(Beginning of Input data)

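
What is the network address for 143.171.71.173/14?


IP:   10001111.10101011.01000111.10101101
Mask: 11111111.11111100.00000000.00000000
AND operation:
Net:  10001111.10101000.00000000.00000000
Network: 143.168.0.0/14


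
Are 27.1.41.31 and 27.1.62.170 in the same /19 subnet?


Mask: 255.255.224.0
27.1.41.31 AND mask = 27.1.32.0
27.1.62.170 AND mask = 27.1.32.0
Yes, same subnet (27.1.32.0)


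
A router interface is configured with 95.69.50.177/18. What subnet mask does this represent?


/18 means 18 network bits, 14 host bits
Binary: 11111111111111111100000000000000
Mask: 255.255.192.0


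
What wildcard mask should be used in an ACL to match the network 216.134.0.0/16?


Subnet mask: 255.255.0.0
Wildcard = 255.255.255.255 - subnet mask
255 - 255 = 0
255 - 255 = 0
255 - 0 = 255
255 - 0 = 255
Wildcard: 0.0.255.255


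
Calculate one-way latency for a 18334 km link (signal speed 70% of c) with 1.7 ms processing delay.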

(End of Input data)
(Beginning of Input data)

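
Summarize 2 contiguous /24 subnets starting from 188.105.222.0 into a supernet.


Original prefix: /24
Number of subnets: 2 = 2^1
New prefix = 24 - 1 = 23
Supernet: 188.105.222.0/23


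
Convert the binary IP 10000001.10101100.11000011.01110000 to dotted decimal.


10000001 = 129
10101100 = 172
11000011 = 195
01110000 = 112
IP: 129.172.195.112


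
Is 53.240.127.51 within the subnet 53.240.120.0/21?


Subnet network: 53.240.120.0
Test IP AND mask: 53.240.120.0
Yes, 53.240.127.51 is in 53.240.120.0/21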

(End of Input data)

Your goal |
Working from the records above, write out verbatim only the lines from the line containing "A router interface" through the line containing "Calculate one-way latency".

Solved exercise |
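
A router interface is configured with 95.69.50.177/18. What subnet mask does this represent?


/18 means 18 network bits, 14 host bits
Binary: 11111111111111111100000000000000
Mask: 255.255.192.0


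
What wildcard mask should be used in an ACL to match the network 216.134.0.0/16?


Subnet mask: 255.255.0.0
Wildcard = 255.255.255.255 - subnet mask
255 - 255 = 0
255 - 255 = 0
255 - 0 = 255
255 - 0 = 255
Wildcard: 0.0.255.255


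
Calculate one-way latency for a 18334 km link (signal speed 70% of c) with 1.7 ms processing delay.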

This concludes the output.